_Data for review:_

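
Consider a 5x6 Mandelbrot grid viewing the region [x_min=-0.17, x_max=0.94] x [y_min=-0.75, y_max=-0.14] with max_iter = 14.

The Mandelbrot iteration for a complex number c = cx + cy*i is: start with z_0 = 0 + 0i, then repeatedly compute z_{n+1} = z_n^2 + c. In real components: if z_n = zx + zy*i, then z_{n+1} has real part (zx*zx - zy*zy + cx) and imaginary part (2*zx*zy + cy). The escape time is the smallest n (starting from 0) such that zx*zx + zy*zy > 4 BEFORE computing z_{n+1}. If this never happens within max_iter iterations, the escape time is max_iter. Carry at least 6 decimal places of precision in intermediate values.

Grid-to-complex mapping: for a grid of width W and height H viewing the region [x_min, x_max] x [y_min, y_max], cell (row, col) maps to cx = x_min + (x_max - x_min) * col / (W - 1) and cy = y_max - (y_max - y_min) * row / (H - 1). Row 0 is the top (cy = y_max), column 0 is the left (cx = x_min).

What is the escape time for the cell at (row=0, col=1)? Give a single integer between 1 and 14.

z_0 = 0 + 0i, c = 0.1075 + -0.1400i
Iter 1: z = 0.1075 + -0.1400i, |z|^2 = 0.0312
Iter 2: z = 0.0995 + -0.1701i, |z|^2 = 0.0388
Iter 3: z = 0.0885 + -0.1738i, |z|^2 = 0.0380
Iter 4: z = 0.0851 + -0.1708i, |z|^2 = 0.0364
Iter 5: z = 0.0856 + -0.1691i, |z|^2 = 0.0359
Iter 6: z = 0.0862 + -0.1689i, |z|^2 = 0.0360
Iter 7: z = 0.0864 + -0.1691i, |z|^2 = 0.0361
Iter 8: z = 0.0864 + -0.1692i, |z|^2 = 0.0361
Iter 9: z = 0.0863 + -0.1692i, |z|^2 = 0.0361
Iter 10: z = 0.0863 + -0.1692i, |z|^2 = 0.0361
Iter 11: z = 0.0863 + -0.1692i, |z|^2 = 0.0361
Iter 12: z = 0.0863 + -0.1692i, |z|^2 = 0.0361
Iter 13: z = 0.0863 + -0.1692i, |z|^2 = 0.0361

Answer: 14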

_Action item:_
Set down each entry exactly as it appears above.

_Response area:_
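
Consider a 5x6 Mandelbrot grid viewing the region [x_min=-0.17, x_max=0.94] x [y_min=-0.75, y_max=-0.14] with max_iter = 14.

The Mandelbrot iteration for a complex number c = cx + cy*i is: start with z_0 = 0 + 0i, then repeatedly compute z_{n+1} = z_n^2 + c. In real components: if z_n = zx + zy*i, then z_{n+1} has real part (zx*zx - zy*zy + cx) and imaginary part (2*zx*zy + cy). The escape time is the smallest n (starting from 0) such that zx*zx + zy*zy > 4 BEFORE computing z_{n+1}. If this never happens within max_iter iterations, the escape time is max_iter. Carry at least 6 decimal places of precision in intermediate values.

Grid-to-complex mapping: for a grid of width W and height H viewing the region [x_min, x_max] x [y_min, y_max], cell (row, col) maps to cx = x_min + (x_max - x_min) * col / (W - 1) and cy = y_max - (y_max - y_min) * row / (H - 1). Row 0 is the top (cy = y_max), column 0 is the left (cx = x_min).

What is the escape time for the cell at (row=0, col=1)? Give a single integer between 1 and 14.

z_0 = 0 + 0i, c = 0.1075 + -0.1400i
Iter 1: z = 0.1075 + -0.1400i, |z|^2 = 0.0312
Iter 2: z = 0.0995 + -0.1701i, |z|^2 = 0.0388
Iter 3: z = 0.0885 + -0.1738i, |z|^2 = 0.0380
Iter 4: z = 0.0851 + -0.1708i, |z|^2 = 0.0364
Iter 5: z = 0.0856 + -0.1691i, |z|^2 = 0.0359
Iter 6: z = 0.0862 + -0.1689i, |z|^2 = 0.0360
Iter 7: z = 0.0864 + -0.1691i, |z|^2 = 0.0361
Iter 8: z = 0.0864 + -0.1692i, |z|^2 = 0.0361
Iter 9: z = 0.0863 + -0.1692i, |z|^2 = 0.0361
Iter 10: z = 0.0863 + -0.1692i, |z|^2 = 0.0361
Iter 11: z = 0.0863 + -0.1692i, |z|^2 = 0.0361
Iter 12: z = 0.0863 + -0.1692i, |z|^2 = 0.0361
Iter 13: z = 0.0863 + -0.1692i, |z|^2 = 0.0361

Answer: 14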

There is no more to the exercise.